THE PROBLEM: In the entries that follow, identify the line containing "R2. Aggregation: where" and return it together with all later lines, exactly as they appear.

Collected data:

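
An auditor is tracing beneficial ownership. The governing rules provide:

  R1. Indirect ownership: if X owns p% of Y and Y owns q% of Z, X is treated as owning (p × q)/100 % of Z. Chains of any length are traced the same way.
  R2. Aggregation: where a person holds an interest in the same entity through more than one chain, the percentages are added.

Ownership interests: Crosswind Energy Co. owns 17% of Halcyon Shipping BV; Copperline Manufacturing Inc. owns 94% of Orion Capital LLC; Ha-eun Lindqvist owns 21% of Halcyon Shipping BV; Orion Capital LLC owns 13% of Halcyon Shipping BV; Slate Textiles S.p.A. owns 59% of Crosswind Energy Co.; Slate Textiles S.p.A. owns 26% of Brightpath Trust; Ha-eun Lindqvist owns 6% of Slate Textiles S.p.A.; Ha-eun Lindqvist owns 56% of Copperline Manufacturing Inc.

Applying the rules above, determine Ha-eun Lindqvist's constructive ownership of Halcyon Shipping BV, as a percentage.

28.445%

Chain via Slate Textiles S.p.A. → Crosswind Energy Co. (R1): 6% × 59% × 17% = 0.6018% of Halcyon Shipping BV.
Chain via Copperline Manufacturing Inc. → Orion Capital LLC (R1): 56% × 94% × 13% = 6.8432% of Halcyon Shipping BV.
Direct interest in Halcyon Shipping BV: 21%.
Aggregating (R2): 0.6018% + 6.8432% + 21% = 28.445%.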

EXERCISE SOLUTION:
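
  R2. Aggregation: where a person holds an interest in the same entity through more than one chain, the percentages are added.

Ownership interests: Crosswind Energy Co. owns 17% of Halcyon Shipping BV; Copperline Manufacturing Inc. owns 94% of Orion Capital LLC; Ha-eun Lindqvist owns 21% of Halcyon Shipping BV; Orion Capital LLC owns 13% of Halcyon Shipping BV; Slate Textiles S.p.A. owns 59% of Crosswind Energy Co.; Slate Textiles S.p.A. owns 26% of Brightpath Trust; Ha-eun Lindqvist owns 6% of Slate Textiles S.p.A.; Ha-eun Lindqvist owns 56% of Copperline Manufacturing Inc.

Applying the rules above, determine Ha-eun Lindqvist's constructive ownership of Halcyon Shipping BV, as a percentage.

28.445%

Chain via Slate Textiles S.p.A. → Crosswind Energy Co. (R1): 6% × 59% × 17% = 0.6018% of Halcyon Shipping BV.
Chain via Copperline Manufacturing Inc. → Orion Capital LLC (R1): 56% × 94% × 13% = 6.8432% of Halcyon Shipping BV.
Direct interest in Halcyon Shipping BV: 21%.
Aggregating (R2): 0.6018% + 6.8432% + 21% = 28.445%.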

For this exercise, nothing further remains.